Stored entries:
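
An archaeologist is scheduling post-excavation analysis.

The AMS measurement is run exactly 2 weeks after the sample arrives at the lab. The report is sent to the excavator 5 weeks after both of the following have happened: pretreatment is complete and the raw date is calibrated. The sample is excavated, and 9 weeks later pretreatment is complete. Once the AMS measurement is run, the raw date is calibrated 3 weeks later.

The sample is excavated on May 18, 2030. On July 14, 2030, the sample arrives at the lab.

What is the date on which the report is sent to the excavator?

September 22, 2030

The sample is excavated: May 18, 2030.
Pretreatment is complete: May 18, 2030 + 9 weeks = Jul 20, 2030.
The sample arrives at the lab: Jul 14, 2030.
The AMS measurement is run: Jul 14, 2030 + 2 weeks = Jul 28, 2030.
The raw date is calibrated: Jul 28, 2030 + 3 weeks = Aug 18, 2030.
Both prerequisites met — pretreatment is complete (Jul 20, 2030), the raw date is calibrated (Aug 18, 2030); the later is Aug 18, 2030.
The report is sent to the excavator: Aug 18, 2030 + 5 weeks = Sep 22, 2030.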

==

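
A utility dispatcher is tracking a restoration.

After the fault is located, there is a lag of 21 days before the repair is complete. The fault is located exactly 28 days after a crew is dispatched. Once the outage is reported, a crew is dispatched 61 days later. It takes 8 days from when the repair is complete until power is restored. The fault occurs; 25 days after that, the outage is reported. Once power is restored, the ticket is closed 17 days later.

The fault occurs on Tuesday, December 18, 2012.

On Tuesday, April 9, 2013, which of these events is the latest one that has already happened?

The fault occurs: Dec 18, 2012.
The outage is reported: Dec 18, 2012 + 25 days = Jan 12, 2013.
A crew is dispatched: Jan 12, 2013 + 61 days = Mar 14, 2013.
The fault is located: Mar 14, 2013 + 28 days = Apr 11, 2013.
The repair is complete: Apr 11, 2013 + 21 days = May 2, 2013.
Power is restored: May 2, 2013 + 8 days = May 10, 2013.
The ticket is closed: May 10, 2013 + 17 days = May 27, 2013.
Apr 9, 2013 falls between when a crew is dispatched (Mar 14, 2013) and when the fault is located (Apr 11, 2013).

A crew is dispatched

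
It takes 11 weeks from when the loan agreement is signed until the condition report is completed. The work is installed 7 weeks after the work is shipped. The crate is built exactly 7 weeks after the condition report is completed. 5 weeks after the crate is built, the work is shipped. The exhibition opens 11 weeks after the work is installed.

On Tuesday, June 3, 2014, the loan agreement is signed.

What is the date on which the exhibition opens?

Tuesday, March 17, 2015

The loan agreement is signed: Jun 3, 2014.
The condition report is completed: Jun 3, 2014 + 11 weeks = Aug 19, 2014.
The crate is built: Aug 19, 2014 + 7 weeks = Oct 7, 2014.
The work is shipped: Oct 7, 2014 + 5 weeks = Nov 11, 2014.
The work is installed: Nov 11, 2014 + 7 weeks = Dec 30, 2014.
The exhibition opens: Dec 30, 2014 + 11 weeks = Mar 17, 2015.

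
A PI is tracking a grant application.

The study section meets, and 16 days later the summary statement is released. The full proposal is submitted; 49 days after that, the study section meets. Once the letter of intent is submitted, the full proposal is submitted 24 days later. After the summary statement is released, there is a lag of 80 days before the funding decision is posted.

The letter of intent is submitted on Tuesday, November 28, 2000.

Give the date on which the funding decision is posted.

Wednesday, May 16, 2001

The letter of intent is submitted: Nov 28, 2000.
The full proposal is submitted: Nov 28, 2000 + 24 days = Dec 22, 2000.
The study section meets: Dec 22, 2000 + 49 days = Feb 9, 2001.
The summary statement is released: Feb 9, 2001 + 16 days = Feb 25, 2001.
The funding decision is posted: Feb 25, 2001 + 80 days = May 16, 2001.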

The task:
For the lines above, output exactly those from the line containing "On Tuesday, April" through the line containing "On Tuesday, June", and skip the others.

Exercise answer:
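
On Tuesday, April 9, 2013, which of these events is the latest one that has already happened?

The fault occurs: Dec 18, 2012.
The outage is reported: Dec 18, 2012 + 25 days = Jan 12, 2013.
A crew is dispatched: Jan 12, 2013 + 61 days = Mar 14, 2013.
The fault is located: Mar 14, 2013 + 28 days = Apr 11, 2013.
The repair is complete: Apr 11, 2013 + 21 days = May 2, 2013.
Power is restored: May 2, 2013 + 8 days = May 10, 2013.
The ticket is closed: May 10, 2013 + 17 days = May 27, 2013.
Apr 9, 2013 falls between when a crew is dispatched (Mar 14, 2013) and when the fault is located (Apr 11, 2013).

A crew is dispatched

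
It takes 11 weeks from when the loan agreement is signed until the condition report is completed. The work is installed 7 weeks after the work is shipped. The crate is built exactly 7 weeks after the condition report is completed. 5 weeks after the crate is built, the work is shipped. The exhibition opens 11 weeks after the work is installed.

On Tuesday, June 3, 2014, the loan agreement is signed.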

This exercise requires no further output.